Exercise aim: Lines with "level" in the entries below: count them and reply with the number alone.

Start of Supplied entries

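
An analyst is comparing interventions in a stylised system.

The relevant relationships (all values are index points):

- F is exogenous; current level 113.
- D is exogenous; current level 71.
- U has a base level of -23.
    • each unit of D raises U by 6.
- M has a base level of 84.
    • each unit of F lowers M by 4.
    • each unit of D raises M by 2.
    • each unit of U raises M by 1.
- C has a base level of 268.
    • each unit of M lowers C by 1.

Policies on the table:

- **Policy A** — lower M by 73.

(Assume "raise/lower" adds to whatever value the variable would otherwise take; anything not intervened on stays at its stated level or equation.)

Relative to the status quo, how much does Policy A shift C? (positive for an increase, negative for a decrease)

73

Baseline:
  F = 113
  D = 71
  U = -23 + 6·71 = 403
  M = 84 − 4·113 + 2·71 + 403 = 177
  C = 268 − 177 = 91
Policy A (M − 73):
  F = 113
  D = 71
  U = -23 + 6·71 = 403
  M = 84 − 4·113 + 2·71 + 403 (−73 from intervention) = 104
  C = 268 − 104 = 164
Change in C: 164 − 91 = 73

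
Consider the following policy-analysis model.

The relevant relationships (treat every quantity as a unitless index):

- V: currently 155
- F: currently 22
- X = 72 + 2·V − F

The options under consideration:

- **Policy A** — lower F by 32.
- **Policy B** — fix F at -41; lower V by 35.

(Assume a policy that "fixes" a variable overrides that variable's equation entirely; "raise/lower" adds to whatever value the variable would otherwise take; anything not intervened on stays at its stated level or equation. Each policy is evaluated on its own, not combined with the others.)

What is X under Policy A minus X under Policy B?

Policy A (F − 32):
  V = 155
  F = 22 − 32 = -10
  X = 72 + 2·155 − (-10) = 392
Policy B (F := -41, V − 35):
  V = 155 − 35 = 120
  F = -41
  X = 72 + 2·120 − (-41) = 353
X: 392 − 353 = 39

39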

End of Supplied entries
Start of Supplied entries

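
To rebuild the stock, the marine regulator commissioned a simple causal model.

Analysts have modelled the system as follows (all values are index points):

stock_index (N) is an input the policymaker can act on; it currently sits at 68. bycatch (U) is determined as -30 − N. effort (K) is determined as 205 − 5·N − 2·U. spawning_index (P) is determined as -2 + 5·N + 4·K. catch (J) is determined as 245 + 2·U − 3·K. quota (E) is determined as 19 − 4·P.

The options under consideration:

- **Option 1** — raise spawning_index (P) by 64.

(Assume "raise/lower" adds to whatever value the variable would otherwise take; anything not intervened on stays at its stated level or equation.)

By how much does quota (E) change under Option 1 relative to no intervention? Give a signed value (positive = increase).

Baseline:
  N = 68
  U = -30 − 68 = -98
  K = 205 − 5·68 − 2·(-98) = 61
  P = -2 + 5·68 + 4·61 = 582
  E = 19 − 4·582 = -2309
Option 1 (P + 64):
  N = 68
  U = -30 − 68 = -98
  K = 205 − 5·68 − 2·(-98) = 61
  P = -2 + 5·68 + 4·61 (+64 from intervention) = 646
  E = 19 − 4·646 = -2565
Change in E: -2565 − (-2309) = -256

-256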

End of Supplied entries

Response area: 8